**WHAT TO DO**
Line by line, give the data again exactly as it appears.
*** DATASET CONTENT ***
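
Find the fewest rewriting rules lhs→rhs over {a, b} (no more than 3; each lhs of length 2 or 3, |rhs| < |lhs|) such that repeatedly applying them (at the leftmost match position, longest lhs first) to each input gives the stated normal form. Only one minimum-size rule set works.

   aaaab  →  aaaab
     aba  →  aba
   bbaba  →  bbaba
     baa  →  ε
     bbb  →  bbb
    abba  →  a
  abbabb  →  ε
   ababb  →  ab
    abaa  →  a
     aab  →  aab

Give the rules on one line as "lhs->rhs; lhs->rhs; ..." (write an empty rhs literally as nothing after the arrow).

abb->; baa->

  | aaaab
  | aba
  | bbaba
  | baa => ε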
***
**RESPONSE TO THE TASK**
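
Find the fewest rewriting rules lhs→rhs over {a, b} (no more than 3; each lhs of length 2 or 3, |rhs| < |lhs|) such that repeatedly applying them (at the leftmost match position, longest lhs first) to each input gives the stated normal form. Only one minimum-size rule set works.

   aaaab  →  aaaab
     aba  →  aba
   bbaba  →  bbaba
     baa  →  ε
     bbb  →  bbb
    abba  →  a
  abbabb  →  ε
   ababb  →  ab
    abaa  →  a
     aab  →  aab

Give the rules on one line as "lhs->rhs; lhs->rhs; ..." (write an empty rhs literally as nothing after the arrow).

abb->; baa->

  | aaaab
  | aba
  | bbaba
  | baa => ε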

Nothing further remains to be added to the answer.